[Collected data entries]
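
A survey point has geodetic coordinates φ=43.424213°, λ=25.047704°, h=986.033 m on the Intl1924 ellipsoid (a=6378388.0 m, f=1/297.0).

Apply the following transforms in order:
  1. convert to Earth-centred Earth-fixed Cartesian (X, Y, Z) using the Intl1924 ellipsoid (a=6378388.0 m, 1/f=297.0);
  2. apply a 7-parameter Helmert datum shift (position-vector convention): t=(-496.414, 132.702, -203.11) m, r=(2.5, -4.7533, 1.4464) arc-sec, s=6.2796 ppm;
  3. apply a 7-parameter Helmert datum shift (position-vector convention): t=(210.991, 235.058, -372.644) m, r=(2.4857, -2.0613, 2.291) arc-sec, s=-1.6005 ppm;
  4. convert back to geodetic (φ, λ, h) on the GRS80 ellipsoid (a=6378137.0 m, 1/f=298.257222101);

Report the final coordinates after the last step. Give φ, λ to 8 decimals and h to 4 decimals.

start: φ=43.424213°, λ=25.047704°, h=986.033 m
→ ECEF (a=6378388.000, f=1/297.0): X=4204190.3699, Y=1964709.3281, Z=4362604.6913
→ Helmert 7p (PV): X=4203606.0439, Y=1964830.9725, Z=4362549.6745
→ Helmert 7p (PV): X=4203744.8866, Y=1965057.0024, Z=4362235.7350
→ geod (Bowring, a=6378137.000): φ=43.42256644°, λ=25.05392188°, h=754.1272 m

φ=43.42256644°, λ=25.05392188°, h=754.1272 m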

What is being asked -
Your answer must be a single number: the count of lines in the records that hold the word "position".

Answer for the task -
2